[Opening Exercise inputs section]

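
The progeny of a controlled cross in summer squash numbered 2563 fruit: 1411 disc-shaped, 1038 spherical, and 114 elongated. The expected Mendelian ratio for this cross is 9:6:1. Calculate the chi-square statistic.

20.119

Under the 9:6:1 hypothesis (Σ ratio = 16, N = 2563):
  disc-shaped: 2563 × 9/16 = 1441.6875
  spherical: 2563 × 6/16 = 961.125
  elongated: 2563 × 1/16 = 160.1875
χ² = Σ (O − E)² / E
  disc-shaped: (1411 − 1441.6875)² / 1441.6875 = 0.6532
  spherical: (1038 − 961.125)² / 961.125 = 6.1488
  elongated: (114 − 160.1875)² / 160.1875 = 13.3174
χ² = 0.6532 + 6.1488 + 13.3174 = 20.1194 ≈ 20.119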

[Closing Exercise inputs section]
[Opening Exercise inputs section]

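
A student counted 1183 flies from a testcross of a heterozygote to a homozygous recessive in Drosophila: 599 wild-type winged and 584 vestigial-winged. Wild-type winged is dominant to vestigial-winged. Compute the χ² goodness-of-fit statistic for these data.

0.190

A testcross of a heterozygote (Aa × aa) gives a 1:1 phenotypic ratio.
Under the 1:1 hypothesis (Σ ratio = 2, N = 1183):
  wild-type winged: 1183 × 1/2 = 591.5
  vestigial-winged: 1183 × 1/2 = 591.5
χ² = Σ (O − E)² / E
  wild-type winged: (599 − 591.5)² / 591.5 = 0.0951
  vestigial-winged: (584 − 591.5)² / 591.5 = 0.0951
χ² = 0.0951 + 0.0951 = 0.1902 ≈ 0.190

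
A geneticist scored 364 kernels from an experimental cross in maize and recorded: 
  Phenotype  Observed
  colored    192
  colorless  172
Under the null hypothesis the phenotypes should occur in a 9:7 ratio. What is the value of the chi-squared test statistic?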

[Closing Exercise inputs section]

Aim of the task: Look through the entries above and quote exactly the lines from the line with "A geneticist scored" to the line with "Under the null", counting both of those lines.

Written response:
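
A geneticist scored 364 kernels from an experimental cross in maize and recorded: 
  Phenotype  Observed
  colored    192
  colorless  172
Under the null hypothesis the phenotypes should occur in a 9:7 ratio. What is the value of the chi-squared test statistic?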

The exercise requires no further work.